§ **Required action**
Retype every record that appears below, unchanged.
----
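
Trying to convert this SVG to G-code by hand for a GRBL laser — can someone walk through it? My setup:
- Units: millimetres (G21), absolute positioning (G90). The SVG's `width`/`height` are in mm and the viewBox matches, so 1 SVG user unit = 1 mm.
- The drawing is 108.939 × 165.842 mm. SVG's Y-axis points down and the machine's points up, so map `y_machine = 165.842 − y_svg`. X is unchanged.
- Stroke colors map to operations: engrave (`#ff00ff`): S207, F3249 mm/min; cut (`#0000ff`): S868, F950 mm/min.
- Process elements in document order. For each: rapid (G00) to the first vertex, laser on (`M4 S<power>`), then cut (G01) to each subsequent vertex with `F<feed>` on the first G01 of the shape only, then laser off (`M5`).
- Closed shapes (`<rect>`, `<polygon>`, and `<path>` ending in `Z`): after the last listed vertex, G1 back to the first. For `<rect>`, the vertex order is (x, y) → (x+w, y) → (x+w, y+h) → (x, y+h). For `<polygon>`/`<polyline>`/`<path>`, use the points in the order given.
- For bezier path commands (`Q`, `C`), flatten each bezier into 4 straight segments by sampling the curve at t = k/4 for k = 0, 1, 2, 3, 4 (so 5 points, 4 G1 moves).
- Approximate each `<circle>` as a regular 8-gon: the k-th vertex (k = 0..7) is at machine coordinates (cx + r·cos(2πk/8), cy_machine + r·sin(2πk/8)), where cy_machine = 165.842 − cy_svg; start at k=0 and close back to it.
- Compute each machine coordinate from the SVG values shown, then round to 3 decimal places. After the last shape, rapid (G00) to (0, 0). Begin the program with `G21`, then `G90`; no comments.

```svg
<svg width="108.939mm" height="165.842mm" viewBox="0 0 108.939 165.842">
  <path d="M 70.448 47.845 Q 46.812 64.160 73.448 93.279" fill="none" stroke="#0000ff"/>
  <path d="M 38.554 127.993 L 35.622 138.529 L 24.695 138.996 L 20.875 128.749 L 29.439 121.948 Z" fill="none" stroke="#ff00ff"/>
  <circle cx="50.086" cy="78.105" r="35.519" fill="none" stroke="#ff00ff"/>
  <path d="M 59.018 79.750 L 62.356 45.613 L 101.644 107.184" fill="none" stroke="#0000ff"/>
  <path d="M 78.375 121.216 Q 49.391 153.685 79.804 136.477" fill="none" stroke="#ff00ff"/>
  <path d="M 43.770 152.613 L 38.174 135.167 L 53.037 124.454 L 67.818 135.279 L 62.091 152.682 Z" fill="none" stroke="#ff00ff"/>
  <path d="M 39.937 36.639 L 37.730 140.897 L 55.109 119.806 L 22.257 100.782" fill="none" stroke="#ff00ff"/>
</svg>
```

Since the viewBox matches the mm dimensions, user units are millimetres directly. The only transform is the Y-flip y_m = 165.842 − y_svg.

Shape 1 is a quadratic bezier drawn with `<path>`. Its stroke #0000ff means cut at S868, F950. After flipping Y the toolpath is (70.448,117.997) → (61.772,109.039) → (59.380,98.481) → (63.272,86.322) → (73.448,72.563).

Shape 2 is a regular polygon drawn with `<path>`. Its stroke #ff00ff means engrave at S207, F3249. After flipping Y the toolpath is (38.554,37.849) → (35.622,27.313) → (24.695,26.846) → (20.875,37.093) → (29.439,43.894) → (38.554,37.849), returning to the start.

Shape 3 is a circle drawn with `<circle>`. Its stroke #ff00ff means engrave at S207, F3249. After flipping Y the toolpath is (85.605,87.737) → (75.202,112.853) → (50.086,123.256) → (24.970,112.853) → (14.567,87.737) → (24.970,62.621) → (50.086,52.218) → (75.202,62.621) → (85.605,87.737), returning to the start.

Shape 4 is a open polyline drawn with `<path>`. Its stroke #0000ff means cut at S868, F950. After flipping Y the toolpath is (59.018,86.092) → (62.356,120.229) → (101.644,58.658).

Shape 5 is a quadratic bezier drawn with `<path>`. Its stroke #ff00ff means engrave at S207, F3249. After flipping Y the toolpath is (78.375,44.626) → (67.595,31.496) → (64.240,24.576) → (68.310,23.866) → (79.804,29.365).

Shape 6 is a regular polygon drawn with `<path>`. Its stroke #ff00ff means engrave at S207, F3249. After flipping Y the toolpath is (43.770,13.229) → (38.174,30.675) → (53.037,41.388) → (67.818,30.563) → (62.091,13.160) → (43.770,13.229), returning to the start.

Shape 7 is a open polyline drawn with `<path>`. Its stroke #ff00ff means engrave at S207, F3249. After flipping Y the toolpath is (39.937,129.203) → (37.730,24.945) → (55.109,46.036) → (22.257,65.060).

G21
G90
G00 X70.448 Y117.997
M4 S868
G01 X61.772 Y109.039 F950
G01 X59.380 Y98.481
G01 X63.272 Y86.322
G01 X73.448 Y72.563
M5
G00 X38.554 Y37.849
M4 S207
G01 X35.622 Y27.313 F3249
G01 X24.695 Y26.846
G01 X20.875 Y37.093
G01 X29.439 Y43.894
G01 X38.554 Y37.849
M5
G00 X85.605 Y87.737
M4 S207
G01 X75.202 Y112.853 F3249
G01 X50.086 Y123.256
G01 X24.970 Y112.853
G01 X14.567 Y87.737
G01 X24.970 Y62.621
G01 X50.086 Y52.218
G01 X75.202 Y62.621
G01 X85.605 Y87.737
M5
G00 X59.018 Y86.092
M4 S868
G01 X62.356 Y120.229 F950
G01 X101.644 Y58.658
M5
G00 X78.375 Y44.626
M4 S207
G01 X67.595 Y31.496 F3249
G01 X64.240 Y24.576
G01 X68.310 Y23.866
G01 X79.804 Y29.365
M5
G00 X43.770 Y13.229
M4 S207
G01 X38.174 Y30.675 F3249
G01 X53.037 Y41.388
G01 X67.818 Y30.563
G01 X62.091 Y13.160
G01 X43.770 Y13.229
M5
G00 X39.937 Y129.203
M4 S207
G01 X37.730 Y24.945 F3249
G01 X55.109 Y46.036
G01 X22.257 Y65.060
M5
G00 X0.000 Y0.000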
----
§ **Answer space**
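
Trying to convert this SVG to G-code by hand for a GRBL laser — can someone walk through it? My setup:
- Units: millimetres (G21), absolute positioning (G90). The SVG's `width`/`height` are in mm and the viewBox matches, so 1 SVG user unit = 1 mm.
- The drawing is 108.939 × 165.842 mm. SVG's Y-axis points down and the machine's points up, so map `y_machine = 165.842 − y_svg`. X is unchanged.
- Stroke colors map to operations: engrave (`#ff00ff`): S207, F3249 mm/min; cut (`#0000ff`): S868, F950 mm/min.
- Process elements in document order. For each: rapid (G00) to the first vertex, laser on (`M4 S<power>`), then cut (G01) to each subsequent vertex with `F<feed>` on the first G01 of the shape only, then laser off (`M5`).
- Closed shapes (`<rect>`, `<polygon>`, and `<path>` ending in `Z`): after the last listed vertex, G1 back to the first. For `<rect>`, the vertex order is (x, y) → (x+w, y) → (x+w, y+h) → (x, y+h). For `<polygon>`/`<polyline>`/`<path>`, use the points in the order given.
- For bezier path commands (`Q`, `C`), flatten each bezier into 4 straight segments by sampling the curve at t = k/4 for k = 0, 1, 2, 3, 4 (so 5 points, 4 G1 moves).
- Approximate each `<circle>` as a regular 8-gon: the k-th vertex (k = 0..7) is at machine coordinates (cx + r·cos(2πk/8), cy_machine + r·sin(2πk/8)), where cy_machine = 165.842 − cy_svg; start at k=0 and close back to it.
- Compute each machine coordinate from the SVG values shown, then round to 3 decimal places. After the last shape, rapid (G00) to (0, 0). Begin the program with `G21`, then `G90`; no comments.

```svg
<svg width="108.939mm" height="165.842mm" viewBox="0 0 108.939 165.842">
  <path d="M 70.448 47.845 Q 46.812 64.160 73.448 93.279" fill="none" stroke="#0000ff"/>
  <path d="M 38.554 127.993 L 35.622 138.529 L 24.695 138.996 L 20.875 128.749 L 29.439 121.948 Z" fill="none" stroke="#ff00ff"/>
  <circle cx="50.086" cy="78.105" r="35.519" fill="none" stroke="#ff00ff"/>
  <path d="M 59.018 79.750 L 62.356 45.613 L 101.644 107.184" fill="none" stroke="#0000ff"/>
  <path d="M 78.375 121.216 Q 49.391 153.685 79.804 136.477" fill="none" stroke="#ff00ff"/>
  <path d="M 43.770 152.613 L 38.174 135.167 L 53.037 124.454 L 67.818 135.279 L 62.091 152.682 Z" fill="none" stroke="#ff00ff"/>
  <path d="M 39.937 36.639 L 37.730 140.897 L 55.109 119.806 L 22.257 100.782" fill="none" stroke="#ff00ff"/>
</svg>
```

Since the viewBox matches the mm dimensions, user units are millimetres directly. The only transform is the Y-flip y_m = 165.842 − y_svg.

Shape 1 is a quadratic bezier drawn with `<path>`. Its stroke #0000ff means cut at S868, F950. After flipping Y the toolpath is (70.448,117.997) → (61.772,109.039) → (59.380,98.481) → (63.272,86.322) → (73.448,72.563).

Shape 2 is a regular polygon drawn with `<path>`. Its stroke #ff00ff means engrave at S207, F3249. After flipping Y the toolpath is (38.554,37.849) → (35.622,27.313) → (24.695,26.846) → (20.875,37.093) → (29.439,43.894) → (38.554,37.849), returning to the start.

Shape 3 is a circle drawn with `<circle>`. Its stroke #ff00ff means engrave at S207, F3249. After flipping Y the toolpath is (85.605,87.737) → (75.202,112.853) → (50.086,123.256) → (24.970,112.853) → (14.567,87.737) → (24.970,62.621) → (50.086,52.218) → (75.202,62.621) → (85.605,87.737), returning to the start.

Shape 4 is a open polyline drawn with `<path>`. Its stroke #0000ff means cut at S868, F950. After flipping Y the toolpath is (59.018,86.092) → (62.356,120.229) → (101.644,58.658).

Shape 5 is a quadratic bezier drawn with `<path>`. Its stroke #ff00ff means engrave at S207, F3249. After flipping Y the toolpath is (78.375,44.626) → (67.595,31.496) → (64.240,24.576) → (68.310,23.866) → (79.804,29.365).

Shape 6 is a regular polygon drawn with `<path>`. Its stroke #ff00ff means engrave at S207, F3249. After flipping Y the toolpath is (43.770,13.229) → (38.174,30.675) → (53.037,41.388) → (67.818,30.563) → (62.091,13.160) → (43.770,13.229), returning to the start.

Shape 7 is a open polyline drawn with `<path>`. Its stroke #ff00ff means engrave at S207, F3249. After flipping Y the toolpath is (39.937,129.203) → (37.730,24.945) → (55.109,46.036) → (22.257,65.060).

G21
G90
G00 X70.448 Y117.997
M4 S868
G01 X61.772 Y109.039 F950
G01 X59.380 Y98.481
G01 X63.272 Y86.322
G01 X73.448 Y72.563
M5
G00 X38.554 Y37.849
M4 S207
G01 X35.622 Y27.313 F3249
G01 X24.695 Y26.846
G01 X20.875 Y37.093
G01 X29.439 Y43.894
G01 X38.554 Y37.849
M5
G00 X85.605 Y87.737
M4 S207
G01 X75.202 Y112.853 F3249
G01 X50.086 Y123.256
G01 X24.970 Y112.853
G01 X14.567 Y87.737
G01 X24.970 Y62.621
G01 X50.086 Y52.218
G01 X75.202 Y62.621
G01 X85.605 Y87.737
M5
G00 X59.018 Y86.092
M4 S868
G01 X62.356 Y120.229 F950
G01 X101.644 Y58.658
M5
G00 X78.375 Y44.626
M4 S207
G01 X67.595 Y31.496 F3249
G01 X64.240 Y24.576
G01 X68.310 Y23.866
G01 X79.804 Y29.365
M5
G00 X43.770 Y13.229
M4 S207
G01 X38.174 Y30.675 F3249
G01 X53.037 Y41.388
G01 X67.818 Y30.563
G01 X62.091 Y13.160
G01 X43.770 Y13.229
M5
G00 X39.937 Y129.203
M4 S207
G01 X37.730 Y24.945 F3249
G01 X55.109 Y46.036
G01 X22.257 Y65.060
M5
G00 X0.000 Y0.000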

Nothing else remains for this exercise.